How to complete this task =
Locate every line in the records below that holds the word "amount" and return each one.
◇ ◇ ◇ ◇
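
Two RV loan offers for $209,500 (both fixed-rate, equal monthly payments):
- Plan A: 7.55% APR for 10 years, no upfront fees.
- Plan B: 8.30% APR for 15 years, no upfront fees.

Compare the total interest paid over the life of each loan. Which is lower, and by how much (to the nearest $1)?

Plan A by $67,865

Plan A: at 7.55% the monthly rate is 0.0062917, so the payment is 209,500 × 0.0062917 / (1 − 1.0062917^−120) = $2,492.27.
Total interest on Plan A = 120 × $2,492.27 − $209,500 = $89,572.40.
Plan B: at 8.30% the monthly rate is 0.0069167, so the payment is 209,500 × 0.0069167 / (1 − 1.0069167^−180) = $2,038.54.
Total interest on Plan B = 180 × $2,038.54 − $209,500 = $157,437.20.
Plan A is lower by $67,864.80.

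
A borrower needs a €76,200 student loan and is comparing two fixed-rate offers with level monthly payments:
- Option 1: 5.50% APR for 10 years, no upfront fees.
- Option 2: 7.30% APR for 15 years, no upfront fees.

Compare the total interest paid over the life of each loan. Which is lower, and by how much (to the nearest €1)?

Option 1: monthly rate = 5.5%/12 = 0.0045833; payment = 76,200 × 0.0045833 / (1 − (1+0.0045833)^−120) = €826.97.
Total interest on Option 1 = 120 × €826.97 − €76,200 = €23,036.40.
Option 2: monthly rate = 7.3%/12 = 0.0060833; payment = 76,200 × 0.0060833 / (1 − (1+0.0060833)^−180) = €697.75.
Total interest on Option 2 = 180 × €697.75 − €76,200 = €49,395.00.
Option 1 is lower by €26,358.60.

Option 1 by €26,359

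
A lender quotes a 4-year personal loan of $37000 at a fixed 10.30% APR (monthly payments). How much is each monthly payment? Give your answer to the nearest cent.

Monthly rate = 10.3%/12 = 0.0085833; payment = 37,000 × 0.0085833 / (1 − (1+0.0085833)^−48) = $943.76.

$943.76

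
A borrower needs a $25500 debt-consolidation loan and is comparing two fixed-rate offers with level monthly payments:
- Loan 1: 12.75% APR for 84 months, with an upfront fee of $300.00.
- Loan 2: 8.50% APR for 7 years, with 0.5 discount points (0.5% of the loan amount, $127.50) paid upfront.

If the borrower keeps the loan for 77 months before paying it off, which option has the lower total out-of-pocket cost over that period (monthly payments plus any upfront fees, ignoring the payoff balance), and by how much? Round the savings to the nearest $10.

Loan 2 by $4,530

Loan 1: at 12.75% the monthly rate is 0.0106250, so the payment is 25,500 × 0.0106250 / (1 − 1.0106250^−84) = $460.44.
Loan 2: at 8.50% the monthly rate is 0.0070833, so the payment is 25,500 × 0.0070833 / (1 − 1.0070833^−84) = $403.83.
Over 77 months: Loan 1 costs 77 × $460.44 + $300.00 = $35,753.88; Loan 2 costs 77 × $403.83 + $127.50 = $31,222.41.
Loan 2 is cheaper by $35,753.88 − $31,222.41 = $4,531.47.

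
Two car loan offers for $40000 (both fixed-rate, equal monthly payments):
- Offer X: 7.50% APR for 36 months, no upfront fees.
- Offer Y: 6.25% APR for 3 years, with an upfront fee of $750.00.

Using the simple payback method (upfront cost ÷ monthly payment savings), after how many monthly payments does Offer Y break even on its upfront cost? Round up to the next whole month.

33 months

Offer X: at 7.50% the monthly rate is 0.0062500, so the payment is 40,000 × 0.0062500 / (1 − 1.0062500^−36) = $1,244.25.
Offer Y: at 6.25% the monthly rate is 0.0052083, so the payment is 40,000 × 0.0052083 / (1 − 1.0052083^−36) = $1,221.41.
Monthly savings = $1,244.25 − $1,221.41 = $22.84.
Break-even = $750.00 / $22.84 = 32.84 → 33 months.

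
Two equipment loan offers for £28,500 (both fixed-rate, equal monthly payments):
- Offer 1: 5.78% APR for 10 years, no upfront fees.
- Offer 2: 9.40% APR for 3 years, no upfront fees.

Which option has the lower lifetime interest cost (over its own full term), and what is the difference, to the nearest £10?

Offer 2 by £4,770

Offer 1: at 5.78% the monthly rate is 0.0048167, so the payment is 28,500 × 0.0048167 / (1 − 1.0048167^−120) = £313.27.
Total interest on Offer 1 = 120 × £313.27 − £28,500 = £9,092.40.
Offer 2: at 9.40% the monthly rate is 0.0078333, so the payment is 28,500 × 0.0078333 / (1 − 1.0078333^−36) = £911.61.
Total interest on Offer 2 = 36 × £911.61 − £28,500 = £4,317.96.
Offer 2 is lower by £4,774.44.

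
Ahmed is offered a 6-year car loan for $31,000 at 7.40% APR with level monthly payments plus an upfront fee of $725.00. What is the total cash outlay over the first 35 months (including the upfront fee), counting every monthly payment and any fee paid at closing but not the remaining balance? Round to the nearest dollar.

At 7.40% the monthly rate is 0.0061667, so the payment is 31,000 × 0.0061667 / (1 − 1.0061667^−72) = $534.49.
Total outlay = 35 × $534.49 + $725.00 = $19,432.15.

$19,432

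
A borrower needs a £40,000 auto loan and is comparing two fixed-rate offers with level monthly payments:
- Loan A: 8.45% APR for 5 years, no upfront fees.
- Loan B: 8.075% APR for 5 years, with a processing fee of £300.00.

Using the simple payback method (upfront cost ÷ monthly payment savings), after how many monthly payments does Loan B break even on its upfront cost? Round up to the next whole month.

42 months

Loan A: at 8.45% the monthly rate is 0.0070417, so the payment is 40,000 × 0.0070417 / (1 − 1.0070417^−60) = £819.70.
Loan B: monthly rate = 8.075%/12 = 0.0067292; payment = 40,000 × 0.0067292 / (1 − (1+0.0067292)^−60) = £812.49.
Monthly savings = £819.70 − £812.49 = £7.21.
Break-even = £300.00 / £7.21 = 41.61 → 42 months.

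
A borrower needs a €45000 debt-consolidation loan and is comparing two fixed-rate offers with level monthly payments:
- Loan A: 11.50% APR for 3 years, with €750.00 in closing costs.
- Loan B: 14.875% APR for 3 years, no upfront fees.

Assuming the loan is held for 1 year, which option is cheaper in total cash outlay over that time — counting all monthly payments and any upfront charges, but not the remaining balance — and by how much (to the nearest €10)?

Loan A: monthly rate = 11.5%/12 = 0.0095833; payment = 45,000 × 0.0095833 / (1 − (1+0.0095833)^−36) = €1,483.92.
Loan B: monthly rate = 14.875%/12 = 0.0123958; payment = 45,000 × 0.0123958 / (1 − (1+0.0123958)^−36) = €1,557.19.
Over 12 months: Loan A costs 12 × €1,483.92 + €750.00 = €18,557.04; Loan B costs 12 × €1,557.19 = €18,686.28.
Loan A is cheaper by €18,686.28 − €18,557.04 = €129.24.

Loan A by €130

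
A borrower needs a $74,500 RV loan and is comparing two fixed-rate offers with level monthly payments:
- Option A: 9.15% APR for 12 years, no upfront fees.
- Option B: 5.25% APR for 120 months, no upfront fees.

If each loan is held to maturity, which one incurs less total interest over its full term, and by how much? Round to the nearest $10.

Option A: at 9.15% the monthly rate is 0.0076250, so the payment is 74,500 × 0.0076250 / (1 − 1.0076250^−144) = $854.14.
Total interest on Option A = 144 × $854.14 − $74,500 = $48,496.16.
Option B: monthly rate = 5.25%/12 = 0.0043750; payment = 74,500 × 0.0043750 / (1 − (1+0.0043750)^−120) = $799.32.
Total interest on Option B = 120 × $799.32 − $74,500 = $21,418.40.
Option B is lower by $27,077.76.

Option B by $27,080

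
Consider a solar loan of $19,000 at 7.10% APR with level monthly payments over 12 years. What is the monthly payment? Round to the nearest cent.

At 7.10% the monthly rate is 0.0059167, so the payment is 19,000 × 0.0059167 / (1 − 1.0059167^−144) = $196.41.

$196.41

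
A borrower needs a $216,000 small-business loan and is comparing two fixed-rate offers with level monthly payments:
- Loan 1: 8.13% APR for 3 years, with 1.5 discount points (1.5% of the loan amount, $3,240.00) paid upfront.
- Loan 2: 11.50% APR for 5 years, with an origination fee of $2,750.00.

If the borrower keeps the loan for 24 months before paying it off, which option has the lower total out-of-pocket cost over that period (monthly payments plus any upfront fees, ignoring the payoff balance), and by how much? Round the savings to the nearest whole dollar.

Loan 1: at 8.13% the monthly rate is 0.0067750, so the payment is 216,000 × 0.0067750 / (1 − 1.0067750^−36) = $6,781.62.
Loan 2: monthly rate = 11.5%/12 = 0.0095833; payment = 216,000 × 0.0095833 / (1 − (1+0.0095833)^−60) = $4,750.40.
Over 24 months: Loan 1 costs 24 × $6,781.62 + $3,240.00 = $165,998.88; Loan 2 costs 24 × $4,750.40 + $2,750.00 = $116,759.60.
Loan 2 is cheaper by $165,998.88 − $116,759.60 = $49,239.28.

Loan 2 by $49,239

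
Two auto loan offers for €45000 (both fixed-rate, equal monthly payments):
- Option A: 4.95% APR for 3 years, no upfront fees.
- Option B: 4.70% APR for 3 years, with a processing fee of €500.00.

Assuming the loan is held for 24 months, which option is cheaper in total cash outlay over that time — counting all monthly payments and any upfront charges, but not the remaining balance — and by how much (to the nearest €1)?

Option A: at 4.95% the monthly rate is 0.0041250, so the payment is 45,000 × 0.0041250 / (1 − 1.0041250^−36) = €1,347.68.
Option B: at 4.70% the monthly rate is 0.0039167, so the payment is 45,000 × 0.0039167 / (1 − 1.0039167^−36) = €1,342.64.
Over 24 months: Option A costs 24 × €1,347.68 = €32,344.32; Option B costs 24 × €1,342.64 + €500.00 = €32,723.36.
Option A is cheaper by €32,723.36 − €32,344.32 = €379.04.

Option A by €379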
◇ ◇ ◇ ◇
Answer box =
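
- Loan 2: 8.50% APR for 7 years, with 0.5 discount points (0.5% of the loan amount, $127.50) paid upfront.
- Loan 1: 8.13% APR for 3 years, with 1.5 discount points (1.5% of the loan amount, $3,240.00) paid upfront.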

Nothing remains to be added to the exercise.